[Collected data]
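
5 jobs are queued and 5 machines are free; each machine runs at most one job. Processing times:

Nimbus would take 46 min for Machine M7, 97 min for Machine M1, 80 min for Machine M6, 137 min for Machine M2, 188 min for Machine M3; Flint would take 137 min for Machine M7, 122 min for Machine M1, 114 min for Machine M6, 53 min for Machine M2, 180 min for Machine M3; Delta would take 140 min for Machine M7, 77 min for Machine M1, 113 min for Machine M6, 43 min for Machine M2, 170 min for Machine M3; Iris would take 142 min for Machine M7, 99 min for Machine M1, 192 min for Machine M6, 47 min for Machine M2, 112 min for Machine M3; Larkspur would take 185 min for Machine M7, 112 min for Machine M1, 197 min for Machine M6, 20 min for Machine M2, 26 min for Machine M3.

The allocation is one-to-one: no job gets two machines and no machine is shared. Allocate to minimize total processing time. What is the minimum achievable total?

Optimal: Nimbus→Machine M7 (46 min), Flint→Machine M6 (114 min), Delta→Machine M1 (77 min), Iris→Machine M2 (47 min), Larkspur→Machine M3 (26 min) — total 46+114+77+47+26 = 310 min.
Column-greedy (each machine in turn goes to its cheapest remaining job) gives 369 min, worse by 59.
Checked against all permutations: 310 min is optimal.

Min total: 310 min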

Instructions to follow ▸ Each record above should be output again exactly.

Response to this task ▸
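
5 jobs are queued and 5 machines are free; each machine runs at most one job. Processing times:

Nimbus would take 46 min for Machine M7, 97 min for Machine M1, 80 min for Machine M6, 137 min for Machine M2, 188 min for Machine M3; Flint would take 137 min for Machine M7, 122 min for Machine M1, 114 min for Machine M6, 53 min for Machine M2, 180 min for Machine M3; Delta would take 140 min for Machine M7, 77 min for Machine M1, 113 min for Machine M6, 43 min for Machine M2, 170 min for Machine M3; Iris would take 142 min for Machine M7, 99 min for Machine M1, 192 min for Machine M6, 47 min for Machine M2, 112 min for Machine M3; Larkspur would take 185 min for Machine M7, 112 min for Machine M1, 197 min for Machine M6, 20 min for Machine M2, 26 min for Machine M3.

The allocation is one-to-one: no job gets two machines and no machine is shared. Allocate to minimize total processing time. What is the minimum achievable total?

Optimal: Nimbus→Machine M7 (46 min), Flint→Machine M6 (114 min), Delta→Machine M1 (77 min), Iris→Machine M2 (47 min), Larkspur→Machine M3 (26 min) — total 46+114+77+47+26 = 310 min.
Column-greedy (each machine in turn goes to its cheapest remaining job) gives 369 min, worse by 59.
Checked against all permutations: 310 min is optimal.

Min total: 310 min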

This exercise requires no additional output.